§ WORK INSTRUCTION
A single number is the answer: the count of lines in these records with "steel" in them.

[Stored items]
======

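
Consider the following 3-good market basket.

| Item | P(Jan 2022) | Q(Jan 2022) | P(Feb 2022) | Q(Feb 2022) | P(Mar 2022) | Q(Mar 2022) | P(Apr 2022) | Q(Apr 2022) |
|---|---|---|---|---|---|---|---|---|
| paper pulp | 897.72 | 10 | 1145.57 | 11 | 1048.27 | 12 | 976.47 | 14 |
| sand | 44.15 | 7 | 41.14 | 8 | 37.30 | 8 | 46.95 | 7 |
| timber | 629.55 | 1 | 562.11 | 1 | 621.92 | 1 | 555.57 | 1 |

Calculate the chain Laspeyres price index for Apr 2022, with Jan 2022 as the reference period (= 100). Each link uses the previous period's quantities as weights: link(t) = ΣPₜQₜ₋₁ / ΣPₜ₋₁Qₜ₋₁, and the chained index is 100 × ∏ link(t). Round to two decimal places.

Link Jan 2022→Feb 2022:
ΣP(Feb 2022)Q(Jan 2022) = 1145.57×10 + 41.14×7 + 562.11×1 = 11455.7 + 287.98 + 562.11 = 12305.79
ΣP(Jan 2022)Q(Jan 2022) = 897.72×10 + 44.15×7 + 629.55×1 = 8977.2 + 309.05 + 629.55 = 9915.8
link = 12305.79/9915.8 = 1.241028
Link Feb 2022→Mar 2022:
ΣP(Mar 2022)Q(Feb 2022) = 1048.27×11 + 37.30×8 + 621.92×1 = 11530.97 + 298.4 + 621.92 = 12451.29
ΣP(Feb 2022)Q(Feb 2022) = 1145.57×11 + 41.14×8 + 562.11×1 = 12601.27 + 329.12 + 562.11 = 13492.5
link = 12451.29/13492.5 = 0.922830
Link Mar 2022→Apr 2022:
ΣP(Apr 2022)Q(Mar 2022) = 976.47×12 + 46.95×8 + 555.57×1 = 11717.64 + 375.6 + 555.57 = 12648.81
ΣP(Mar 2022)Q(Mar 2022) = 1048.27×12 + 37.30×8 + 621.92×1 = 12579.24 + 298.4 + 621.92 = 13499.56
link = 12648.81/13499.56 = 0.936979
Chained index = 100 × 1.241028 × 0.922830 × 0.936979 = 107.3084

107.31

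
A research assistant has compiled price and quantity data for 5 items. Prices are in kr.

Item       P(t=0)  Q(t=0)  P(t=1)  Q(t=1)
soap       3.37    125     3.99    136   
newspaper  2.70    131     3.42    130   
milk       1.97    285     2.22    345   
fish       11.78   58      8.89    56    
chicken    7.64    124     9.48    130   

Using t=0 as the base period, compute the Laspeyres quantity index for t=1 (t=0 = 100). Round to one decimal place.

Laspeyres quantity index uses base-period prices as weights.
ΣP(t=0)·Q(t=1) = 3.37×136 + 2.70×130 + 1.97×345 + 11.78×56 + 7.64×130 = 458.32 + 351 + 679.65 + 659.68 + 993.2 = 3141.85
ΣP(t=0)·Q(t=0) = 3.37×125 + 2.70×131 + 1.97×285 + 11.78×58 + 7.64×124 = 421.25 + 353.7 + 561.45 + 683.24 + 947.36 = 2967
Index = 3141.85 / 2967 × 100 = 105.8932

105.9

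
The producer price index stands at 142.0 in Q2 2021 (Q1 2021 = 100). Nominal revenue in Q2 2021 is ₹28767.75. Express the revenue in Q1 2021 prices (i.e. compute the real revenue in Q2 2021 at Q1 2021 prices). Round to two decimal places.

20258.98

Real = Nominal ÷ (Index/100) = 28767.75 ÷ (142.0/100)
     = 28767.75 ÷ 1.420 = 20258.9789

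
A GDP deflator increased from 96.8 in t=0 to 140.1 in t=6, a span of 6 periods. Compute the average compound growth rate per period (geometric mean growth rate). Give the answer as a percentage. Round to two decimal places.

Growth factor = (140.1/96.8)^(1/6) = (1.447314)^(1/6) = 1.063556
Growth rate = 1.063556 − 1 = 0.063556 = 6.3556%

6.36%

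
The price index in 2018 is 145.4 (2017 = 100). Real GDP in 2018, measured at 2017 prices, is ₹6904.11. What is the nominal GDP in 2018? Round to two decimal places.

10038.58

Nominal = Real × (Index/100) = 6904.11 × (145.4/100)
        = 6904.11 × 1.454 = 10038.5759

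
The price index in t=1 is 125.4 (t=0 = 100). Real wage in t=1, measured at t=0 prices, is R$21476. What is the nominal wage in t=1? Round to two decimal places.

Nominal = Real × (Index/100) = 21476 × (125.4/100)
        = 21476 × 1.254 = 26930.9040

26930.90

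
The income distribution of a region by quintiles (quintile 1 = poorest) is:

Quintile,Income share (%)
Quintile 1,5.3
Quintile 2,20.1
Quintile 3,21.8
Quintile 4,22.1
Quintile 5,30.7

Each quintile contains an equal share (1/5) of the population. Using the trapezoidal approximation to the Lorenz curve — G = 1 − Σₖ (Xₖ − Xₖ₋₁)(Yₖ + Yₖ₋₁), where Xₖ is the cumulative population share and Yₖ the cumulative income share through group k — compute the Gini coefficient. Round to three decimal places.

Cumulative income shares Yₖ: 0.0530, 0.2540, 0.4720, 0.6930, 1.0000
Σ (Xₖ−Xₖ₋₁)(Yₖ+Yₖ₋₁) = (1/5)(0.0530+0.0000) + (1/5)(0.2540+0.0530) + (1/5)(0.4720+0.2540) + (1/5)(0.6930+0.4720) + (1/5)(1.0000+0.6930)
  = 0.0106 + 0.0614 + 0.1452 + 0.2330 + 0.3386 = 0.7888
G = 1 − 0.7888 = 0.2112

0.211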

======

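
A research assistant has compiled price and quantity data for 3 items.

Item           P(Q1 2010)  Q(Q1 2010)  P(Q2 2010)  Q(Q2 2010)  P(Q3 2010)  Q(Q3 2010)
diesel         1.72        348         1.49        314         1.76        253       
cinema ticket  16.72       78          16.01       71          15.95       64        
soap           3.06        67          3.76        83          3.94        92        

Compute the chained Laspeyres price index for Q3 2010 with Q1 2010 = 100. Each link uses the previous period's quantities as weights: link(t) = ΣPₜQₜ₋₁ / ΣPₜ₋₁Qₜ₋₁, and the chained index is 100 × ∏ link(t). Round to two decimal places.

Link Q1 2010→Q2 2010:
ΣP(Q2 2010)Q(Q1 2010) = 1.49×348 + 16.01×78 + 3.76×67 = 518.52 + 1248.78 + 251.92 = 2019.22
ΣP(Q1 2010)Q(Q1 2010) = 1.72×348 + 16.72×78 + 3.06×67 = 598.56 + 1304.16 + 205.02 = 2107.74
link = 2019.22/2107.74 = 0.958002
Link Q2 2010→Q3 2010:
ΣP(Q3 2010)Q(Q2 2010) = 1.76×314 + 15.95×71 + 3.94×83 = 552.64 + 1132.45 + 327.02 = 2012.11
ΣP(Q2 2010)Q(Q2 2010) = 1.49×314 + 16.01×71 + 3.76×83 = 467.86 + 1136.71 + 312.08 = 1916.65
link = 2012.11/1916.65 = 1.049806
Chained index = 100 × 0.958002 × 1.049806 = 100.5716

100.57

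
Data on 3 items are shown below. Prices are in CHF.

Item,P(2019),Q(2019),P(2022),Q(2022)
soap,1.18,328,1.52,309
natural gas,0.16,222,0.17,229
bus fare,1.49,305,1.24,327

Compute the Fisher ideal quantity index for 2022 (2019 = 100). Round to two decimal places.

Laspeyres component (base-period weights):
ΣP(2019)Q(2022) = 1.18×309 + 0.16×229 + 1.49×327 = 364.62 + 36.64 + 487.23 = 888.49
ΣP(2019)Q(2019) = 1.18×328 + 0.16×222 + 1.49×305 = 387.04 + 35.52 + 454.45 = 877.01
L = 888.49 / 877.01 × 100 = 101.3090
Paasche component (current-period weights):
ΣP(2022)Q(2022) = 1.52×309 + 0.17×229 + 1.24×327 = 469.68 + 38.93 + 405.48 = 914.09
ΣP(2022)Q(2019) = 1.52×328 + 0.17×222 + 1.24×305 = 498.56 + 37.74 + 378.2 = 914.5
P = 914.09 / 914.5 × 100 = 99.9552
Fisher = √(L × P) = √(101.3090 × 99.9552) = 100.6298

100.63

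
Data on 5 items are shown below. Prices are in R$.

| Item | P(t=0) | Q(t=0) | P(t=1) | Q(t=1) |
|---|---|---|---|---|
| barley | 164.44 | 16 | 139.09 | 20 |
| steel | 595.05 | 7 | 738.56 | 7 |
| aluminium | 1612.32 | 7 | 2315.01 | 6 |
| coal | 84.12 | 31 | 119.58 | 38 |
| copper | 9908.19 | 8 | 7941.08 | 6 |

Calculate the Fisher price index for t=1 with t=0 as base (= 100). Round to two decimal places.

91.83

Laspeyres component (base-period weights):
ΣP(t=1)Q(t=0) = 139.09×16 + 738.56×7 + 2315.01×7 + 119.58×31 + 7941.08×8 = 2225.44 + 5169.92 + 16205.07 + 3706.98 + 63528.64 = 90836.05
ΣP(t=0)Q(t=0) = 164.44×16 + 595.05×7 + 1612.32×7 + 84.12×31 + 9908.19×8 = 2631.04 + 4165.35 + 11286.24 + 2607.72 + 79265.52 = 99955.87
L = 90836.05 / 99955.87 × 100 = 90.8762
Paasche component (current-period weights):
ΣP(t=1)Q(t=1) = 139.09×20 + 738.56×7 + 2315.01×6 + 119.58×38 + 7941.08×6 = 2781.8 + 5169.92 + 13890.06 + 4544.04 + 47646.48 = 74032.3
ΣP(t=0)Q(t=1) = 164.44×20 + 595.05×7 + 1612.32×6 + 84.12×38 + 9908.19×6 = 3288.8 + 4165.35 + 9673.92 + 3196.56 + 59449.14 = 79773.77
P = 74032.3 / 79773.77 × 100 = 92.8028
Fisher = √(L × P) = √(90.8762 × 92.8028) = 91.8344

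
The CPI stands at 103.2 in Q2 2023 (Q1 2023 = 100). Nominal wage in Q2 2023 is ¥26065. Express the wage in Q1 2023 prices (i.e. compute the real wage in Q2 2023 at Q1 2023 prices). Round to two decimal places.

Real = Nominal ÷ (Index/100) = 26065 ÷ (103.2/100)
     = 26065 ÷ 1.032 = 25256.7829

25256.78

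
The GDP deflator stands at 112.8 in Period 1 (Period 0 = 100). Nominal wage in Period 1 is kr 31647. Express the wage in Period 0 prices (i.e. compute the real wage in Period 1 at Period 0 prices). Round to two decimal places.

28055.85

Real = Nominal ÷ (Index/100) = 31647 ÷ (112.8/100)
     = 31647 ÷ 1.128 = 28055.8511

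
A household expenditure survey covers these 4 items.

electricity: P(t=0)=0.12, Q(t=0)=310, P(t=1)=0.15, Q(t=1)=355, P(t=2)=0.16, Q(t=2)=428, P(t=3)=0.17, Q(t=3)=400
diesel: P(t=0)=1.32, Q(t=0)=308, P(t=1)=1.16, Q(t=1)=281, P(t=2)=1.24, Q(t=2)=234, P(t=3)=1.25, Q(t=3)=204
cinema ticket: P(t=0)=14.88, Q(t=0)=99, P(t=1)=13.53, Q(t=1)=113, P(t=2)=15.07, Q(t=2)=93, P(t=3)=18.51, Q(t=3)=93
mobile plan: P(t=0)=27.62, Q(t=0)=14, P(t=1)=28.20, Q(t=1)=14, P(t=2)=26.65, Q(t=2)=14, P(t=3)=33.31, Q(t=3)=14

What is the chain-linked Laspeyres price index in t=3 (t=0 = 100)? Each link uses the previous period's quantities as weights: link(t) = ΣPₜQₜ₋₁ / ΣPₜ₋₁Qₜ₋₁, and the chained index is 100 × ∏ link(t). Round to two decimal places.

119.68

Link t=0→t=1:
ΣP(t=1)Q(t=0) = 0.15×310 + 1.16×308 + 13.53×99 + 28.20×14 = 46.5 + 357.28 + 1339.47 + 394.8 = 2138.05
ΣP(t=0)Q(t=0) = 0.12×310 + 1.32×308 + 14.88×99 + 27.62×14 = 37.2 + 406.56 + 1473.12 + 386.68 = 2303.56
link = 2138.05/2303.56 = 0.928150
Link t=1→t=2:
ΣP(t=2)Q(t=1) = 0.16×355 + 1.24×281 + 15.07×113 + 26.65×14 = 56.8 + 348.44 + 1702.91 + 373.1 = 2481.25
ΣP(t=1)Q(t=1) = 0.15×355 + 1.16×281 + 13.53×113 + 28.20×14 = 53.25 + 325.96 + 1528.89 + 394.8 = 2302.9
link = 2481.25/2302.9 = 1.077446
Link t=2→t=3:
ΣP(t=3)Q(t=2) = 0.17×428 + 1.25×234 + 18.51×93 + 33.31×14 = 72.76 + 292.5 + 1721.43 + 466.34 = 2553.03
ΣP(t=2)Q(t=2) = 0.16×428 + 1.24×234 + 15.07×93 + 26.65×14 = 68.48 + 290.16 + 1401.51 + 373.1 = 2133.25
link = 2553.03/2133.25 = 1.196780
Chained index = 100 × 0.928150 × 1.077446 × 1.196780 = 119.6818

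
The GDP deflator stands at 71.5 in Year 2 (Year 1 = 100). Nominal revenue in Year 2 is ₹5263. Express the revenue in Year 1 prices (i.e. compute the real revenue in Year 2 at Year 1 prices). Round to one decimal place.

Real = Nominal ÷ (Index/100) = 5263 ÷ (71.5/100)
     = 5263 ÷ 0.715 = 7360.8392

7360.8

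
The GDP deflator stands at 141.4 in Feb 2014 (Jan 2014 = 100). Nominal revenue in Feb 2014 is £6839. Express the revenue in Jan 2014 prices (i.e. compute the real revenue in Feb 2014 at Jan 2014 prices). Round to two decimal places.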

======

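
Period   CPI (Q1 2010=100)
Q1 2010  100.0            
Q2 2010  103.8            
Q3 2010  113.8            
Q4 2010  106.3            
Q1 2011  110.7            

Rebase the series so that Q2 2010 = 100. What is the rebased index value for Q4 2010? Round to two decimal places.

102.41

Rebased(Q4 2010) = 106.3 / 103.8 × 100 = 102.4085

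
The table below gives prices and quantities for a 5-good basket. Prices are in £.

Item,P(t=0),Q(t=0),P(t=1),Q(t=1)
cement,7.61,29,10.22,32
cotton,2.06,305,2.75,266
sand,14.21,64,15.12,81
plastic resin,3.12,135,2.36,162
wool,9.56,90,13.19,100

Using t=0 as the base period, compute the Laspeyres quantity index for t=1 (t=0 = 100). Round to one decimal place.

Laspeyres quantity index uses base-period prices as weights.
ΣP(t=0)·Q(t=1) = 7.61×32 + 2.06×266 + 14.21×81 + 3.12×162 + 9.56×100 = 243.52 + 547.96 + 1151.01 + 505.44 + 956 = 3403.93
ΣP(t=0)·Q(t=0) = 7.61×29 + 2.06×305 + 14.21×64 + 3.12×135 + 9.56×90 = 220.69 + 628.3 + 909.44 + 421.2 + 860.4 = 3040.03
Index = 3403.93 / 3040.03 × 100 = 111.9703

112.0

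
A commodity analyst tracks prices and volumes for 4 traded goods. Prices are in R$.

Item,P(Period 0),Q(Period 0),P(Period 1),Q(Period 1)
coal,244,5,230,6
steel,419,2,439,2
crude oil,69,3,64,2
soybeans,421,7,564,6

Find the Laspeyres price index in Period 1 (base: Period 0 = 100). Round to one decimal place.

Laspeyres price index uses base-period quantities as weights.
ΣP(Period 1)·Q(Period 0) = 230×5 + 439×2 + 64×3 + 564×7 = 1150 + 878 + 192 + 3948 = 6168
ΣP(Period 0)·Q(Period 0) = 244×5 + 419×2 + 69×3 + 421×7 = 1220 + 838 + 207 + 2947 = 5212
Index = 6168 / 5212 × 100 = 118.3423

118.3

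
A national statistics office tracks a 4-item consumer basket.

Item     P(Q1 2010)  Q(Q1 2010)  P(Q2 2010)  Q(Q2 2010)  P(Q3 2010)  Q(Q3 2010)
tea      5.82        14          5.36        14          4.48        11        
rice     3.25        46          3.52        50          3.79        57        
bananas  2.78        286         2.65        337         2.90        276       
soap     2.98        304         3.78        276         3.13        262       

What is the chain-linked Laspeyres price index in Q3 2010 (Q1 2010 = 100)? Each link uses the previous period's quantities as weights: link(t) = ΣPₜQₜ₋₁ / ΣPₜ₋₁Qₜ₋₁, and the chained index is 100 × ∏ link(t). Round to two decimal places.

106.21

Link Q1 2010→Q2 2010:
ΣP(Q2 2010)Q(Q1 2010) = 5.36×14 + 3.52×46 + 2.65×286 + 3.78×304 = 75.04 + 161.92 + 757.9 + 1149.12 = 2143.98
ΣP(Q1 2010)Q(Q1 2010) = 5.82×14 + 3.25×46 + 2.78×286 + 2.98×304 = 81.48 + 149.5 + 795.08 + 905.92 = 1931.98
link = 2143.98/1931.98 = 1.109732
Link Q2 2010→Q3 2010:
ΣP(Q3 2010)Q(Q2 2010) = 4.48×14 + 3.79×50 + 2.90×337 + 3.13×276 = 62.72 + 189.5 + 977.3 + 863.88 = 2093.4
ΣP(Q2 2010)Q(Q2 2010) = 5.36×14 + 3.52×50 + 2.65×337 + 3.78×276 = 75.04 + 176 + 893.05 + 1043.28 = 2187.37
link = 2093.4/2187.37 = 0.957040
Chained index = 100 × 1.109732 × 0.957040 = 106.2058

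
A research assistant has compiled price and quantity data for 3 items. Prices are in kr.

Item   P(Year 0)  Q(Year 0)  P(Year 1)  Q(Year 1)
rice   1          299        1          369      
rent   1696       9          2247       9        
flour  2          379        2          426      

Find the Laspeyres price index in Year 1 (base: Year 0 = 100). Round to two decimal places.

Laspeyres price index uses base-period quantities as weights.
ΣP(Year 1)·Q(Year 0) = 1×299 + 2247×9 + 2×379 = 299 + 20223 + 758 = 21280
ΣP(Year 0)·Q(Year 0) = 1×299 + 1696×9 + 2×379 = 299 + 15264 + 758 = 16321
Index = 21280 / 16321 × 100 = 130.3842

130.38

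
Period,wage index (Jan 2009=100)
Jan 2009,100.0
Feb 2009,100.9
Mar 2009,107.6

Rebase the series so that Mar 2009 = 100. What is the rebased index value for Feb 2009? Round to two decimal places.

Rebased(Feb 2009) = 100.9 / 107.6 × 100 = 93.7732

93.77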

======

§ COMPLETED TASK
2